PROVIDED RECORDS Block Start

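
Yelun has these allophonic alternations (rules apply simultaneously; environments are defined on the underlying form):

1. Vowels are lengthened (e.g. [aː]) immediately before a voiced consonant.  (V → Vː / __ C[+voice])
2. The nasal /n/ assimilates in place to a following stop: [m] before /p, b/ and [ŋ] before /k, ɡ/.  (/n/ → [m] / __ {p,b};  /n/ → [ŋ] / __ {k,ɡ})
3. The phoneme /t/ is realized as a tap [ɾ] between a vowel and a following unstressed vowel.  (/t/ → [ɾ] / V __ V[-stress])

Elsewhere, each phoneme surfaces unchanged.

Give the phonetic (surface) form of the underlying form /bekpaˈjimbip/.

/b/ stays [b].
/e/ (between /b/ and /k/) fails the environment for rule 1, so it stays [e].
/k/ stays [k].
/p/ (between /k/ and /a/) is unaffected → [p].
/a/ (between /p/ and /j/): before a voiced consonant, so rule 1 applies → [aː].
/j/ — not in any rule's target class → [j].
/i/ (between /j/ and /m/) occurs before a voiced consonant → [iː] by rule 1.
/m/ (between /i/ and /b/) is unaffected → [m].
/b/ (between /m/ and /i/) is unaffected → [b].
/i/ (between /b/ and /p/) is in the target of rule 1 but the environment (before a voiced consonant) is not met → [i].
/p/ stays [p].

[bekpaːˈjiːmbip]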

PROVIDED RECORDS Block End
PROVIDED RECORDS Block Start

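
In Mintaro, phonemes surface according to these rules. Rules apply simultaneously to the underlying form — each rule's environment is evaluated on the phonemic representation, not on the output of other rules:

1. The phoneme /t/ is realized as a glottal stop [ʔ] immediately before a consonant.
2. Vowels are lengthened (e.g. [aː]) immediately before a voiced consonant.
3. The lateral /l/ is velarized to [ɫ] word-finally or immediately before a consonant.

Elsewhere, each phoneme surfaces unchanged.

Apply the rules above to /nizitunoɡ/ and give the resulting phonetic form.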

PROVIDED RECORDS Block End
PROVIDED RECORDS Block Start

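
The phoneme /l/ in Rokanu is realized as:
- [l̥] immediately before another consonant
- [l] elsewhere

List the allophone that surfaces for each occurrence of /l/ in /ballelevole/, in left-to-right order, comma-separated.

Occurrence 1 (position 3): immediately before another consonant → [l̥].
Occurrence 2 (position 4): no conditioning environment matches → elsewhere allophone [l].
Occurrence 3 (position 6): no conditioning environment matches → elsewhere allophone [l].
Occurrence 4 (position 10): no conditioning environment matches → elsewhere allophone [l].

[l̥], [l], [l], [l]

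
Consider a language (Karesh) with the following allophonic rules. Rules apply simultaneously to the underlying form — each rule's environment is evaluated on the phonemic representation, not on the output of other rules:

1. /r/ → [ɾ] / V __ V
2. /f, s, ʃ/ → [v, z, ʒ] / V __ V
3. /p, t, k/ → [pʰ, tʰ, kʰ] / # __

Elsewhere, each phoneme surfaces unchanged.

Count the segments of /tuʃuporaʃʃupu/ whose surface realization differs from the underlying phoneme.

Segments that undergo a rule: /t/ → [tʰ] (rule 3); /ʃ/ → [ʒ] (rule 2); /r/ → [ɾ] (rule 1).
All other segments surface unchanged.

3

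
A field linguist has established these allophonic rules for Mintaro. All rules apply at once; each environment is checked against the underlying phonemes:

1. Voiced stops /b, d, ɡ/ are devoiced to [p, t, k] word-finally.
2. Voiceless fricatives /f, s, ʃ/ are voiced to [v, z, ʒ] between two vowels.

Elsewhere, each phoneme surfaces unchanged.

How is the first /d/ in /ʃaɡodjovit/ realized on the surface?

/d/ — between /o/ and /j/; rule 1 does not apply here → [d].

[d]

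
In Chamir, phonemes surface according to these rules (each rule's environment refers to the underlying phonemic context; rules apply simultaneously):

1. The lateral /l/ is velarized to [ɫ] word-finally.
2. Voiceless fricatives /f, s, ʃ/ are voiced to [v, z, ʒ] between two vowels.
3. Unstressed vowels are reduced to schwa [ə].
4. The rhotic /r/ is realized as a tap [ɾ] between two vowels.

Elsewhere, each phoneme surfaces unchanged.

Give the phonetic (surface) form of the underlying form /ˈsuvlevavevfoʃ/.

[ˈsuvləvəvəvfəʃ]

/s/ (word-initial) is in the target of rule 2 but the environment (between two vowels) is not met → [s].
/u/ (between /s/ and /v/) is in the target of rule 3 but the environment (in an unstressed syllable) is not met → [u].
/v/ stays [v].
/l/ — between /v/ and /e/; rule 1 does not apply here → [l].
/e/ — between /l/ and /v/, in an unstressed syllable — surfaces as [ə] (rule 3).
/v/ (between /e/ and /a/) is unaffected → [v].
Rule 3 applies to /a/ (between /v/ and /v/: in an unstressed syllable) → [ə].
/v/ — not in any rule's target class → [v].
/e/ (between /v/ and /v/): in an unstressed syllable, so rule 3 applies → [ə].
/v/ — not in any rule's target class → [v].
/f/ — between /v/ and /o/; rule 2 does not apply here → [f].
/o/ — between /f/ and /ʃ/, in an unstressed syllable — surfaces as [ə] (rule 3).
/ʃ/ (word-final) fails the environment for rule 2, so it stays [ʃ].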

PROVIDED RECORDS Block End

## [EXERCISE]
Scan the records above for the word "rules". Show each line in which it appears.

## [TASK OUTPUT]
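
Yelun has these allophonic alternations (rules apply simultaneously; environments are defined on the underlying form):
In Mintaro, phonemes surface according to these rules. Rules apply simultaneously to the underlying form — each rule's environment is evaluated on the phonemic representation, not on the output of other rules:
Apply the rules above to /nizitunoɡ/ and give the resulting phonetic form.
Consider a language (Karesh) with the following allophonic rules. Rules apply simultaneously to the underlying form — each rule's environment is evaluated on the phonemic representation, not on the output of other rules:
A field linguist has established these allophonic rules for Mintaro. All rules apply at once; each environment is checked against the underlying phonemes:
In Chamir, phonemes surface according to these rules (each rule's environment refers to the underlying phonemic context; rules apply simultaneously):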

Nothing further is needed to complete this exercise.